[Exercise material Boundary: Start]

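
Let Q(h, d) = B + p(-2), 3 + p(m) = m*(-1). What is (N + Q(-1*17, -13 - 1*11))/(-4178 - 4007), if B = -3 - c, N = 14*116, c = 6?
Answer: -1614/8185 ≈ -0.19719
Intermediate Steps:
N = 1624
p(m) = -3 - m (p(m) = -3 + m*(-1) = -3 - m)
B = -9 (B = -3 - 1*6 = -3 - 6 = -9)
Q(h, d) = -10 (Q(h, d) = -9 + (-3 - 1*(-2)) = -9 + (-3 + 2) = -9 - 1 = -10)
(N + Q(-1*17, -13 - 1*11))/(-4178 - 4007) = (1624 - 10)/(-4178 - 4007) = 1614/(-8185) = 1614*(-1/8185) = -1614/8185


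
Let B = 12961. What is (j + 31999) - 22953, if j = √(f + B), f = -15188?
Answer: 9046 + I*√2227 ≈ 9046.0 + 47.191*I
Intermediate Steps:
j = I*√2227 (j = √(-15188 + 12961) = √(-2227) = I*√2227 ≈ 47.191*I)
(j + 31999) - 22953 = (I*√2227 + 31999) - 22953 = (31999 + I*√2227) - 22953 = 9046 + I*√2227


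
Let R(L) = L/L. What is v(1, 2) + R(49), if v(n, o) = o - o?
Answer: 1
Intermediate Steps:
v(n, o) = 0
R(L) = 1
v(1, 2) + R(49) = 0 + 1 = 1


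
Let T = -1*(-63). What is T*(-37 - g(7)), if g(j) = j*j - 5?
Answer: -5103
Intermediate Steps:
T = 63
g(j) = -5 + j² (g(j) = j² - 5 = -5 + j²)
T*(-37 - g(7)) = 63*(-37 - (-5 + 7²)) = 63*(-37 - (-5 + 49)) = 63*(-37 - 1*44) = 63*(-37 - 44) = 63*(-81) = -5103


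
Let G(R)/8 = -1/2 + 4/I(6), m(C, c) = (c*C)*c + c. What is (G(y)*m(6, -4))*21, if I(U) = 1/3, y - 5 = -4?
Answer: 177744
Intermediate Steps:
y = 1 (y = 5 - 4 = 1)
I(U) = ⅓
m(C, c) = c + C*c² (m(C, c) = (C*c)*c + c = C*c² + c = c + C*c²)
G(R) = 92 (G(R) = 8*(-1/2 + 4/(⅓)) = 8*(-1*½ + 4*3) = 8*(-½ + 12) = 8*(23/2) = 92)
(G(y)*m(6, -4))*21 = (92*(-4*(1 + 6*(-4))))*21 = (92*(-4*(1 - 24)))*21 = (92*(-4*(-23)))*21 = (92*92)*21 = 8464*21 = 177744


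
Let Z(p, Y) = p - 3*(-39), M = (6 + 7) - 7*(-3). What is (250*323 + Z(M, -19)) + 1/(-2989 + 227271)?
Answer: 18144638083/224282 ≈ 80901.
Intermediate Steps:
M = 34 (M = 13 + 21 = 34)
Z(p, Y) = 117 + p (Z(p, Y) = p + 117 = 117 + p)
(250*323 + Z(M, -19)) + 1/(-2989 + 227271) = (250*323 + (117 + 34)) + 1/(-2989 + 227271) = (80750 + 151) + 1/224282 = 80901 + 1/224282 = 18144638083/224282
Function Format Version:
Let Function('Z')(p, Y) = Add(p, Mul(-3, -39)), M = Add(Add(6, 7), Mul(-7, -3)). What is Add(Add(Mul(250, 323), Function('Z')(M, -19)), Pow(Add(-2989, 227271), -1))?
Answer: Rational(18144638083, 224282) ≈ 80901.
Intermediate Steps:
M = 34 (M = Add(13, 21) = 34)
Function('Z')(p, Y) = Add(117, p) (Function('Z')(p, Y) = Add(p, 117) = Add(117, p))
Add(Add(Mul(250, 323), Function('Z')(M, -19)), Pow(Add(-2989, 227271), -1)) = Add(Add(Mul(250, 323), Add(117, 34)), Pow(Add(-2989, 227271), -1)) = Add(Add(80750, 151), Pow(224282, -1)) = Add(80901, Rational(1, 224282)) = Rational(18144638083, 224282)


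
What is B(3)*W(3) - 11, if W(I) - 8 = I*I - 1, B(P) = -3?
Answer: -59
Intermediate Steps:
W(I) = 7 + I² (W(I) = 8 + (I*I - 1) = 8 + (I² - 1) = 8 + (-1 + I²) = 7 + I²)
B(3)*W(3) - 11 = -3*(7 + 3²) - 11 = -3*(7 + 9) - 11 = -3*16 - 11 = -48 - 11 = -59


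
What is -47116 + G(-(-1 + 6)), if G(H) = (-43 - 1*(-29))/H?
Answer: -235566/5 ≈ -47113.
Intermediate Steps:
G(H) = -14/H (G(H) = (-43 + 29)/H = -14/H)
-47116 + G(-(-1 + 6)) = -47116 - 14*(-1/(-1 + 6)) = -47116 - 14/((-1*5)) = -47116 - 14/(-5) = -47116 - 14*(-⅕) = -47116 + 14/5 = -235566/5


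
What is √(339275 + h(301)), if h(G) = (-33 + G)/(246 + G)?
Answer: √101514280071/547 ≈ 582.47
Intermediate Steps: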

[Exercise material Boundary: End]

* [Task prompt]
For each line above that holds the string "Answer", provide a copy of that line.

* [Problem solution]
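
Answer: -1614/8185 ≈ -0.19719
Answer: 9046 + I*√2227 ≈ 9046.0 + 47.191*I
Answer: 1
Answer: -5103
Answer: 177744
Answer: 18144638083/224282 ≈ 80901.
Answer: Rational(18144638083, 224282) ≈ 80901.
Answer: -59
Answer: -235566/5 ≈ -47113.
Answer: √101514280071/547 ≈ 582.47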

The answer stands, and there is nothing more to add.